◆ **DIRECTIONS FOR THIS TASK**
One range is to be output from the listing below, exactly as written: the line with "b → d(l) ∘ (b ∘ b)" to the line with "To apply a rule, work", both kept.

◆ **EXERCISE MATERIAL**
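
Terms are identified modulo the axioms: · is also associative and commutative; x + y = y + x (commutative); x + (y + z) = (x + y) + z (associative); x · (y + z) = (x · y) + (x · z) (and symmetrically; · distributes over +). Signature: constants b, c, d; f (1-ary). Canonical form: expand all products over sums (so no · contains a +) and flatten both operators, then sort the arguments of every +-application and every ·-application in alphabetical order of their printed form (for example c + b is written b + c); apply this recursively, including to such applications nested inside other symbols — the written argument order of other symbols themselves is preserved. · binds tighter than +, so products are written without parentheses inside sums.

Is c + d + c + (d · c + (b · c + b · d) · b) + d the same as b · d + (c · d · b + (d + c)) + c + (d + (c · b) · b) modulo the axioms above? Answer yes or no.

Answer: no — b · b · c + b · b · d + c + c + c · d + d + d vs b · b · c + b · c · d + b · d + c + c + d + d

Derivation:
Left:  c + d + c + (d · c + (b · c + b · d) · b) + d
  Expand:  c + d + c + c · d + b · b · c + b · b · d + d
  Sort arguments:  b · b · c + b · b · d + c + c + c · d + d + d
Right:  b · d + (c · d · b + (d + c)) + c + (d + (c · b) · b)
  Merge nested applications:  b · d + b · c · d + d + c + c + d + b · b · c
  Sort arguments:  b · b · c + b · c · d + b · d + c + c + d + d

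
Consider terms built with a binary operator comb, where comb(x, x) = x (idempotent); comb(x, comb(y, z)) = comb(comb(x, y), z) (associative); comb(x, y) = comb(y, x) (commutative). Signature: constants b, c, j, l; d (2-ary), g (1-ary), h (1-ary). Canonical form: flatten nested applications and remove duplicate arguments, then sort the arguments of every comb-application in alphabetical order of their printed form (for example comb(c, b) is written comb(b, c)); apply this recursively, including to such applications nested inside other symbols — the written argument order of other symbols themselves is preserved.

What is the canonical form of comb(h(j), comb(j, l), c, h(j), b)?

Answer: comb(b, c, h(j), j, l)

Derivation:
Merge nested applications:  comb(h(j), j, l, c, h(j), b)
Idempotence:  drop duplicate h(j)
Order the arguments:  comb(b, c, h(j), j, l)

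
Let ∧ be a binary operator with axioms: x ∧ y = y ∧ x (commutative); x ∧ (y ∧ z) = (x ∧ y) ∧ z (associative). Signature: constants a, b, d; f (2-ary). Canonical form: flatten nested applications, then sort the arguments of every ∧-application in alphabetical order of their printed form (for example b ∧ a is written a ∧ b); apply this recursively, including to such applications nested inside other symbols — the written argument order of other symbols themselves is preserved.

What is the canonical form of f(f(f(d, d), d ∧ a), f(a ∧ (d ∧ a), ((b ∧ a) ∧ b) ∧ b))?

Descend into:  ((b ∧ a) ∧ b) ∧ b
Merge nested applications:  b ∧ a ∧ b ∧ b
Sort arguments:  a ∧ b ∧ b ∧ b
Reassemble:  f(f(f(d, d), a ∧ d), f(a ∧ a ∧ d, a ∧ b ∧ b ∧ b))

Answer: f(f(f(d, d), a ∧ d), f(a ∧ a ∧ d, a ∧ b ∧ b ∧ b))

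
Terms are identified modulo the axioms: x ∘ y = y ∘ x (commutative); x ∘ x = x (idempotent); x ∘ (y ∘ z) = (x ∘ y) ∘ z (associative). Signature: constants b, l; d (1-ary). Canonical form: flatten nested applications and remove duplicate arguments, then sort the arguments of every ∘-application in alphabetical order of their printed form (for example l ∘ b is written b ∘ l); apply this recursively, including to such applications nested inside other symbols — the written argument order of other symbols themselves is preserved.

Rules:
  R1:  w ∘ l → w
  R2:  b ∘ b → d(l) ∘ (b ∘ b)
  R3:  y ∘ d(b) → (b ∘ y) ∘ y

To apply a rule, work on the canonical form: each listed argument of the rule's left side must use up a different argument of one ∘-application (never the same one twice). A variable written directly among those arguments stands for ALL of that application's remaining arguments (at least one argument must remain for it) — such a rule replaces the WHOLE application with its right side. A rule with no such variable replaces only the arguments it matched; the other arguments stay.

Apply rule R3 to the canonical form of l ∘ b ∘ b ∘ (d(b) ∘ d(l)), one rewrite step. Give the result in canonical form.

Answer: b ∘ d(l) ∘ l

Derivation:
Canonical form:  b ∘ d(b) ∘ d(l) ∘ l
Apply R3:  consuming d(b);  y := b ∘ d(l) ∘ l
The extension variable absorbs all remaining arguments, so the whole application is rewritten.
Giving:  b ∘ d(l) ∘ l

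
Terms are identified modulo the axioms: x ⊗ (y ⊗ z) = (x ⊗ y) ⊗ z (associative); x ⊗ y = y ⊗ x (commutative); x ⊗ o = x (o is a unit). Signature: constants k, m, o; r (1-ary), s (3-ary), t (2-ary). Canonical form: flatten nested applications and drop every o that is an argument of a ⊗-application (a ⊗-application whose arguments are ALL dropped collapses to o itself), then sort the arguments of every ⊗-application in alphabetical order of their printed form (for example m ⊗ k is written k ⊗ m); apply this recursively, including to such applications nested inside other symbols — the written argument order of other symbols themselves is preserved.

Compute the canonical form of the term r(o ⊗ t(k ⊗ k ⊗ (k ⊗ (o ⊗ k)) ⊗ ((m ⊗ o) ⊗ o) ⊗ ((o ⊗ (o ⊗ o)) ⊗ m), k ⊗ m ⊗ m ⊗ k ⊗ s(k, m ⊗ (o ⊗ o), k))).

Focus inside:  o ⊗ t(k ⊗ k ⊗ (k ⊗ (o ⊗ k)) ⊗ ((m ⊗ o) ⊗ o) ⊗ ((o ⊗ (o ⊗ o)) ⊗ m), k ⊗ m ⊗ m ⊗ k ⊗ s(k, m ⊗ (o ⊗ o), k))
Inside:  t(k ⊗ k ⊗ (k ⊗ (o ⊗ k)) ⊗ ((m ⊗ o) ⊗ o) ⊗ ((o ⊗ (o ⊗ o)) ⊗ m), k ⊗ m ⊗ m ⊗ k ⊗ s(k, m ⊗ (o ⊗ o), k))  →  t(k ⊗ k ⊗ k ⊗ k ⊗ m ⊗ m, k ⊗ k ⊗ m ⊗ m ⊗ s(k, m, k))
Units out:  drop o
Sort arguments:  t(k ⊗ k ⊗ k ⊗ k ⊗ m ⊗ m, k ⊗ k ⊗ m ⊗ m ⊗ s(k, m, k))
Put back:  r(t(k ⊗ k ⊗ k ⊗ k ⊗ m ⊗ m, k ⊗ k ⊗ m ⊗ m ⊗ s(k, m, k)))

Answer: r(t(k ⊗ k ⊗ k ⊗ k ⊗ m ⊗ m, k ⊗ k ⊗ m ⊗ m ⊗ s(k, m, k)))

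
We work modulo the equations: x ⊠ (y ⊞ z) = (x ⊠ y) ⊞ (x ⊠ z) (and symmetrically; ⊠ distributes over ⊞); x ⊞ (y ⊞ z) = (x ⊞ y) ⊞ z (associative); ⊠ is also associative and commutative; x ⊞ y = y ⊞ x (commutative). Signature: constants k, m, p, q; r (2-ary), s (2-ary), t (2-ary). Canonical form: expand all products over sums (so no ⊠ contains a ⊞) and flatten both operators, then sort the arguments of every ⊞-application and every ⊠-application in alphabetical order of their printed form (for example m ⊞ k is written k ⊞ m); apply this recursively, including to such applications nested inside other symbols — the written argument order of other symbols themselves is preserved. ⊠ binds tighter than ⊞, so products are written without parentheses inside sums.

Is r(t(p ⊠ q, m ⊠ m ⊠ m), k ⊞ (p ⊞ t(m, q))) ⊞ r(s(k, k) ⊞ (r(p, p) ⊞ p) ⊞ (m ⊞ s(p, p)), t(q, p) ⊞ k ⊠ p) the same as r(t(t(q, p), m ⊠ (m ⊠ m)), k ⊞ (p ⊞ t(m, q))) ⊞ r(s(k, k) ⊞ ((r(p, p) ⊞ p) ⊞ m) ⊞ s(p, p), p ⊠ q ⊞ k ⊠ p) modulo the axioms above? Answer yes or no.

Answer: no — r(m ⊞ p ⊞ r(p, p) ⊞ s(k, k) ⊞ s(p, p), k ⊠ p ⊞ t(q, p)) ⊞ r(t(p ⊠ q, m ⊠ m ⊠ m), k ⊞ p ⊞ t(m, q)) vs r(m ⊞ p ⊞ r(p, p) ⊞ s(k, k) ⊞ s(p, p), k ⊠ p ⊞ p ⊠ q) ⊞ r(t(t(q, p), m ⊠ m ⊠ m), k ⊞ p ⊞ t(m, q))

Derivation:
Left:  r(t(p ⊠ q, m ⊠ m ⊠ m), k ⊞ (p ⊞ t(m, q))) ⊞ r(s(k, k) ⊞ (r(p, p) ⊞ p) ⊞ (m ⊞ s(p, p)), t(q, p) ⊞ k ⊠ p)
  Merge nested applications:  r(t(p ⊠ q, m ⊠ m ⊠ m), k ⊞ p ⊞ t(m, q)) ⊞ r(m ⊞ p ⊞ r(p, p) ⊞ s(k, k) ⊞ s(p, p), k ⊠ p ⊞ t(q, p))
  Sort:  r(m ⊞ p ⊞ r(p, p) ⊞ s(k, k) ⊞ s(p, p), k ⊠ p ⊞ t(q, p)) ⊞ r(t(p ⊠ q, m ⊠ m ⊠ m), k ⊞ p ⊞ t(m, q))
Right:  r(t(t(q, p), m ⊠ (m ⊠ m)), k ⊞ (p ⊞ t(m, q))) ⊞ r(s(k, k) ⊞ ((r(p, p) ⊞ p) ⊞ m) ⊞ s(p, p), p ⊠ q ⊞ k ⊠ p)
  Flatten:  r(t(t(q, p), m ⊠ m ⊠ m), k ⊞ p ⊞ t(m, q)) ⊞ r(m ⊞ p ⊞ r(p, p) ⊞ s(k, k) ⊞ s(p, p), k ⊠ p ⊞ p ⊠ q)
  Sort:  r(m ⊞ p ⊞ r(p, p) ⊞ s(k, k) ⊞ s(p, p), k ⊠ p ⊞ p ⊠ q) ⊞ r(t(t(q, p), m ⊠ m ⊠ m), k ⊞ p ⊞ t(m, q))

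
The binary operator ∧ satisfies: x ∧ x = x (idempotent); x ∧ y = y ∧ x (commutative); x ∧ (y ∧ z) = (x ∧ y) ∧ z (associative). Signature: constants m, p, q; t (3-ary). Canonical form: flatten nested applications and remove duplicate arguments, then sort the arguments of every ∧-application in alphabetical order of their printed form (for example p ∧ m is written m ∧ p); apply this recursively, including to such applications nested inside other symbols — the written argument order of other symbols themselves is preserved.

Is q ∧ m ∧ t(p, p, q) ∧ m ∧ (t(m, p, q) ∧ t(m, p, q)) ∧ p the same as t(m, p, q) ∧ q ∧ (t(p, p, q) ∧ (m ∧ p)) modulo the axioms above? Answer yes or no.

Left:  q ∧ m ∧ t(p, p, q) ∧ m ∧ (t(m, p, q) ∧ t(m, p, q)) ∧ p
  Merge nested applications:  q ∧ m ∧ t(p, p, q) ∧ m ∧ t(m, p, q) ∧ t(m, p, q) ∧ p
  Idempotence:  drop duplicate m, t(m, p, q)
  Sort:  m ∧ p ∧ q ∧ t(m, p, q) ∧ t(p, p, q)
Right:  t(m, p, q) ∧ q ∧ (t(p, p, q) ∧ (m ∧ p))
  Un-nest:  t(m, p, q) ∧ q ∧ t(p, p, q) ∧ m ∧ p
  Sort:  m ∧ p ∧ q ∧ t(m, p, q) ∧ t(p, p, q)

Answer: yes — both canonical forms are m ∧ p ∧ q ∧ t(m, p, q) ∧ t(p, p, q)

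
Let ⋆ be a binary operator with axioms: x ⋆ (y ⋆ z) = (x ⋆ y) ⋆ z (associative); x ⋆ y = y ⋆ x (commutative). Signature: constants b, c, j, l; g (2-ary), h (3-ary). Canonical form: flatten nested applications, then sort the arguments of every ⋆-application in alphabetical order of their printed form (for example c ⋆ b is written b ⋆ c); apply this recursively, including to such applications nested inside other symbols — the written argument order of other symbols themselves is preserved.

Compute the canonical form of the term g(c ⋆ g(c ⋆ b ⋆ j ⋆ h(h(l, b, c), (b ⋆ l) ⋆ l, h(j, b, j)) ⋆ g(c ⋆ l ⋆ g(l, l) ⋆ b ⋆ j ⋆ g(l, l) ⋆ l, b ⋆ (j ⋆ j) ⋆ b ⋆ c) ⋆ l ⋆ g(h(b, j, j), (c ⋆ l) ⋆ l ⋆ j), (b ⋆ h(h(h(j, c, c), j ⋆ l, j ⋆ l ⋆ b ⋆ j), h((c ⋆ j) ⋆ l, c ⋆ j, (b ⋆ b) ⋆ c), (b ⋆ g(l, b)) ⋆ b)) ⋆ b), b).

Answer: g(c ⋆ g(b ⋆ c ⋆ g(b ⋆ c ⋆ g(l, l) ⋆ g(l, l) ⋆ j ⋆ l ⋆ l, b ⋆ b ⋆ c ⋆ j ⋆ j) ⋆ g(h(b, j, j), c ⋆ j ⋆ l ⋆ l) ⋆ h(h(l, b, c), b ⋆ l ⋆ l, h(j, b, j)) ⋆ j ⋆ l, b ⋆ b ⋆ h(h(h(j, c, c), j ⋆ l, b ⋆ j ⋆ j ⋆ l), h(c ⋆ j ⋆ l, c ⋆ j, b ⋆ b ⋆ c), b ⋆ b ⋆ g(l, b))), b)

Derivation:
Focus inside:  c ⋆ g(c ⋆ b ⋆ j ⋆ h(h(l, b, c), (b ⋆ l) ⋆ l, h(j, b, j)) ⋆ g(c ⋆ l ⋆ g(l, l) ⋆ b ⋆ j ⋆ g(l, l) ⋆ l, b ⋆ (j ⋆ j) ⋆ b ⋆ c) ⋆ l ⋆ g(h(b, j, j), (c ⋆ l) ⋆ l ⋆ j), (b ⋆ h(h(h(j, c, c), j ⋆ l, j ⋆ l ⋆ b ⋆ j), h((c ⋆ j) ⋆ l, c ⋆ j, (b ⋆ b) ⋆ c), (b ⋆ g(l, b)) ⋆ b)) ⋆ b)
Inside:  g(c ⋆ b ⋆ j ⋆ h(h(l, b, c), (b ⋆ l) ⋆ l, h(j, b, j)) ⋆ g(c ⋆ l ⋆ g(l, l) ⋆ b ⋆ j ⋆ g(l, l) ⋆ l, b ⋆ (j ⋆ j) ⋆ b ⋆ c) ⋆ l ⋆ g(h(b, j, j), (c ⋆ l) ⋆ l ⋆ j), (b ⋆ h(h(h(j, c, c), j ⋆ l, j ⋆ l ⋆ b ⋆ j), h((c ⋆ j) ⋆ l, c ⋆ j, (b ⋆ b) ⋆ c), (b ⋆ g(l, b)) ⋆ b)) ⋆ b)  →  g(b ⋆ c ⋆ g(b ⋆ c ⋆ g(l, l) ⋆ g(l, l) ⋆ j ⋆ l ⋆ l, b ⋆ b ⋆ c ⋆ j ⋆ j) ⋆ g(h(b, j, j), c ⋆ j ⋆ l ⋆ l) ⋆ h(h(l, b, c), b ⋆ l ⋆ l, h(j, b, j)) ⋆ j ⋆ l, b ⋆ b ⋆ h(h(h(j, c, c), j ⋆ l, b ⋆ j ⋆ j ⋆ l), h(c ⋆ j ⋆ l, c ⋆ j, b ⋆ b ⋆ c), b ⋆ b ⋆ g(l, b)))
Order the arguments:  c ⋆ g(b ⋆ c ⋆ g(b ⋆ c ⋆ g(l, l) ⋆ g(l, l) ⋆ j ⋆ l ⋆ l, b ⋆ b ⋆ c ⋆ j ⋆ j) ⋆ g(h(b, j, j), c ⋆ j ⋆ l ⋆ l) ⋆ h(h(l, b, c), b ⋆ l ⋆ l, h(j, b, j)) ⋆ j ⋆ l, b ⋆ b ⋆ h(h(h(j, c, c), j ⋆ l, b ⋆ j ⋆ j ⋆ l), h(c ⋆ j ⋆ l, c ⋆ j, b ⋆ b ⋆ c), b ⋆ b ⋆ g(l, b)))
Rebuild:  g(c ⋆ g(b ⋆ c ⋆ g(b ⋆ c ⋆ g(l, l) ⋆ g(l, l) ⋆ j ⋆ l ⋆ l, b ⋆ b ⋆ c ⋆ j ⋆ j) ⋆ g(h(b, j, j), c ⋆ j ⋆ l ⋆ l) ⋆ h(h(l, b, c), b ⋆ l ⋆ l, h(j, b, j)) ⋆ j ⋆ l, b ⋆ b ⋆ h(h(h(j, c, c), j ⋆ l, b ⋆ j ⋆ j ⋆ l), h(c ⋆ j ⋆ l, c ⋆ j, b ⋆ b ⋆ c), b ⋆ b ⋆ g(l, b))), b)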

◆ **SOLVED PROBLEM**
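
  R2:  b ∘ b → d(l) ∘ (b ∘ b)
  R3:  y ∘ d(b) → (b ∘ y) ∘ y

To apply a rule, work on the canonical form: each listed argument of the rule's left side must use up a different argument of one ∘-application (never the same one twice). A variable written directly among those arguments stands for ALL of that application's remaining arguments (at least one argument must remain for it) — such a rule replaces the WHOLE application with its right side. A rule with no such variable replaces only the arguments it matched; the other arguments stay.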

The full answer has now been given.